**Task brief:**
Using "From" as the search string, find the matching lines below and copy them.
[[ Excerpted records open ]]
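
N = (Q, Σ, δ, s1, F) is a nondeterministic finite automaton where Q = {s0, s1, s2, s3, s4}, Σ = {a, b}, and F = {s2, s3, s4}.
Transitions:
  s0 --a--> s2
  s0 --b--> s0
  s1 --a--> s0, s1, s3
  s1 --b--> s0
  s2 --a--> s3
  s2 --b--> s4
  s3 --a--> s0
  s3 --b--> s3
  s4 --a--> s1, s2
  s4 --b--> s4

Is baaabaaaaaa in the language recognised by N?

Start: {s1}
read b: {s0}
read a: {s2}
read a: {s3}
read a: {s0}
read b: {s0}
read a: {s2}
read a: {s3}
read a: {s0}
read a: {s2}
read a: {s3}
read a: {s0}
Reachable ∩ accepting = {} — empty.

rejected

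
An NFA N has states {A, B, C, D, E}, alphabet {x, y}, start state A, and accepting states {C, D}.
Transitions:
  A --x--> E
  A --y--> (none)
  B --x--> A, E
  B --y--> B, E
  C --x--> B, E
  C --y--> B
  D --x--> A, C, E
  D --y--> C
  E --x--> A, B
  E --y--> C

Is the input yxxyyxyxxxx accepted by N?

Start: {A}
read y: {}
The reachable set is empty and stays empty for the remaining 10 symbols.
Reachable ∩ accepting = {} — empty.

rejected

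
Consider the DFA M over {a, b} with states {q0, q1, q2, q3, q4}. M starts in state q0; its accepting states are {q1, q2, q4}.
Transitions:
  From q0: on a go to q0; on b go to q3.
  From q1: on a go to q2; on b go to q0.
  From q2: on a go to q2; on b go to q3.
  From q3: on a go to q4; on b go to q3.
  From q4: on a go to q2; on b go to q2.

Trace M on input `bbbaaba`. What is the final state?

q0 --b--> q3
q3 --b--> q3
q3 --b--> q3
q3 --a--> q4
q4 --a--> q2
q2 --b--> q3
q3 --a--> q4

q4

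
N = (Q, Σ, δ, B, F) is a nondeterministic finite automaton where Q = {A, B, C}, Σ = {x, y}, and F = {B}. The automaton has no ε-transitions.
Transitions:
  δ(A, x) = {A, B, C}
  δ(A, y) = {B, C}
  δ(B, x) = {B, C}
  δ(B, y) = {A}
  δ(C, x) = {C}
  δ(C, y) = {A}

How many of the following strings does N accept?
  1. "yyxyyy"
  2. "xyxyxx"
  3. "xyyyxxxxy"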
[[ Excerpted records closed ]]
**Your response:**
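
  From q0: on a go to q0; on b go to q3.
  From q1: on a go to q2; on b go to q0.
  From q2: on a go to q2; on b go to q3.
  From q3: on a go to q4; on b go to q3.
  From q4: on a go to q2; on b go to q2.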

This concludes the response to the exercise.